(Collected data entries)
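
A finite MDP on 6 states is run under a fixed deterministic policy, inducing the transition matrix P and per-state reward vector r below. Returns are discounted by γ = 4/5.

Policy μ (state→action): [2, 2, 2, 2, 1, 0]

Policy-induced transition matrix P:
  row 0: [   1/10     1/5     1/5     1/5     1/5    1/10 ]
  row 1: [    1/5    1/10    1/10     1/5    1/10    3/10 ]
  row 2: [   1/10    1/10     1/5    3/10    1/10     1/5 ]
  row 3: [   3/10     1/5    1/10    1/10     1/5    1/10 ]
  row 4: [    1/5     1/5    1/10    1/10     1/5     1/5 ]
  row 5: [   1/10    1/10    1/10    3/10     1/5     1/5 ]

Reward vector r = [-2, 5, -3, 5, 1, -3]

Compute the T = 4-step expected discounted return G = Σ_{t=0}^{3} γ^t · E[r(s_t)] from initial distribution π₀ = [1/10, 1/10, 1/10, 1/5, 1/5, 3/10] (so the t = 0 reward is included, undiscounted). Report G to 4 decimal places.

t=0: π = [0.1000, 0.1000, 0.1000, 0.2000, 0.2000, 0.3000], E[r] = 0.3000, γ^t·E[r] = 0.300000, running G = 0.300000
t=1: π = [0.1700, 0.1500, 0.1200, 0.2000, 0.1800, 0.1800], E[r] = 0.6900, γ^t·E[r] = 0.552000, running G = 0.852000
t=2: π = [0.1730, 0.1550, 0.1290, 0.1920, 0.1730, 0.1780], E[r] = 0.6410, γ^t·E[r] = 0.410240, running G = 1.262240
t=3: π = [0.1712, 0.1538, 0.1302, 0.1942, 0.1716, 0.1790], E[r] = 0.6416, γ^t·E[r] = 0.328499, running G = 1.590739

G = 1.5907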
---
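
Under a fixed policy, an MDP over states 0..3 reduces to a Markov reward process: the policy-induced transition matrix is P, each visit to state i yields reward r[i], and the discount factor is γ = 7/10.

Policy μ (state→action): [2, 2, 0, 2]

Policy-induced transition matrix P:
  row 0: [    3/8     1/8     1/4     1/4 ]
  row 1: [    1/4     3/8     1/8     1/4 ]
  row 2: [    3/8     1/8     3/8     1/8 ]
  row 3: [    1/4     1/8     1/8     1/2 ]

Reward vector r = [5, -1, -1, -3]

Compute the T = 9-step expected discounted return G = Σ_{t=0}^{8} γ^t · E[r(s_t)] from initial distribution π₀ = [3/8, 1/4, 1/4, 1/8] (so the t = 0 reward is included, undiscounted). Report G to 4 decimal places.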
--
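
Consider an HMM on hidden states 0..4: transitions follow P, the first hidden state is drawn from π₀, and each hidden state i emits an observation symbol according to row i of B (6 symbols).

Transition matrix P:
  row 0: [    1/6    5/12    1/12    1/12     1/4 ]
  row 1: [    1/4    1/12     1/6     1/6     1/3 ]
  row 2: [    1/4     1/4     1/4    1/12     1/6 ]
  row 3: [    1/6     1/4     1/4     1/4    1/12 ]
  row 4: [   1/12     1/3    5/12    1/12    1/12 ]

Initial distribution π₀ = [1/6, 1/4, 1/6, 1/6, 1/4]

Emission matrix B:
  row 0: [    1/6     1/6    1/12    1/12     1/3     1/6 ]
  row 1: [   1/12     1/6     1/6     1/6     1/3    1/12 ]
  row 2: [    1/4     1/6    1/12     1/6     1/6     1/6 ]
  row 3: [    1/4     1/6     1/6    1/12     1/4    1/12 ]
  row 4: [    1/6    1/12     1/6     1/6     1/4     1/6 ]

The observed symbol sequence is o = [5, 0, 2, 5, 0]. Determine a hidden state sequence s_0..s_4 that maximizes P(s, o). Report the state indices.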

GOAL OF THE EXERCISE: Go through the entries above and copy every line containing "action".

WRITTEN REPLY:
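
Policy μ (state→action): [2, 2, 2, 2, 1, 0]
Policy μ (state→action): [2, 2, 0, 2]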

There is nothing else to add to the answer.